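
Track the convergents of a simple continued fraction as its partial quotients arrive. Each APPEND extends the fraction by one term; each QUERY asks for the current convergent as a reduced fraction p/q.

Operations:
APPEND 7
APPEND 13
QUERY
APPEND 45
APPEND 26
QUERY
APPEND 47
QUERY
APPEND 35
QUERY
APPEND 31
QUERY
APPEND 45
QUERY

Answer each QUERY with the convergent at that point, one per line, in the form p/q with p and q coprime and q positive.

APPEND 7: p_0 = 7·1 + 0 = 7, q_0 = 7·0 + 1 = 1 → 7/1
APPEND 13: p_1 = 13·7 + 1 = 92, q_1 = 13·1 + 0 = 13 → 92/13
APPEND 45: p_2 = 45·92 + 7 = 4147, q_2 = 45·13 + 1 = 586 → 4147/586
APPEND 26: p_3 = 26·4147 + 92 = 107914, q_3 = 26·586 + 13 = 15249 → 107914/15249
APPEND 47: p_4 = 47·107914 + 4147 = 5076105, q_4 = 47·15249 + 586 = 717289 → 5076105/717289
APPEND 35: p_5 = 35·5076105 + 107914 = 177771589, q_5 = 35·717289 + 15249 = 25120364 → 177771589/25120364
APPEND 31: p_6 = 31·177771589 + 5076105 = 5515995364, q_6 = 31·25120364 + 717289 = 779448573 → 5515995364/779448573
APPEND 45: p_7 = 45·5515995364 + 177771589 = 248397562969, q_7 = 45·779448573 + 25120364 = 35100306149 → 248397562969/35100306149

92/13
107914/15249
5076105/717289
177771589/25120364
5515995364/779448573
248397562969/35100306149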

________________________

**What is being asked:**
Return the material above in full, word for word.

**Answer:**
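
Track the convergents of a simple continued fraction as its partial quotients arrive. Each APPEND extends the fraction by one term; each QUERY asks for the current convergent as a reduced fraction p/q.

Operations:
APPEND 7
APPEND 13
QUERY
APPEND 45
APPEND 26
QUERY
APPEND 47
QUERY
APPEND 35
QUERY
APPEND 31
QUERY
APPEND 45
QUERY

Answer each QUERY with the convergent at that point, one per line, in the form p/q with p and q coprime and q positive.

APPEND 7: p_0 = 7·1 + 0 = 7, q_0 = 7·0 + 1 = 1 → 7/1
APPEND 13: p_1 = 13·7 + 1 = 92, q_1 = 13·1 + 0 = 13 → 92/13
APPEND 45: p_2 = 45·92 + 7 = 4147, q_2 = 45·13 + 1 = 586 → 4147/586
APPEND 26: p_3 = 26·4147 + 92 = 107914, q_3 = 26·586 + 13 = 15249 → 107914/15249
APPEND 47: p_4 = 47·107914 + 4147 = 5076105, q_4 = 47·15249 + 586 = 717289 → 5076105/717289
APPEND 35: p_5 = 35·5076105 + 107914 = 177771589, q_5 = 35·717289 + 15249 = 25120364 → 177771589/25120364
APPEND 31: p_6 = 31·177771589 + 5076105 = 5515995364, q_6 = 31·25120364 + 717289 = 779448573 → 5515995364/779448573
APPEND 45: p_7 = 45·5515995364 + 177771589 = 248397562969, q_7 = 45·779448573 + 25120364 = 35100306149 → 248397562969/35100306149

92/13
107914/15249
5076105/717289
177771589/25120364
5515995364/779448573
248397562969/35100306149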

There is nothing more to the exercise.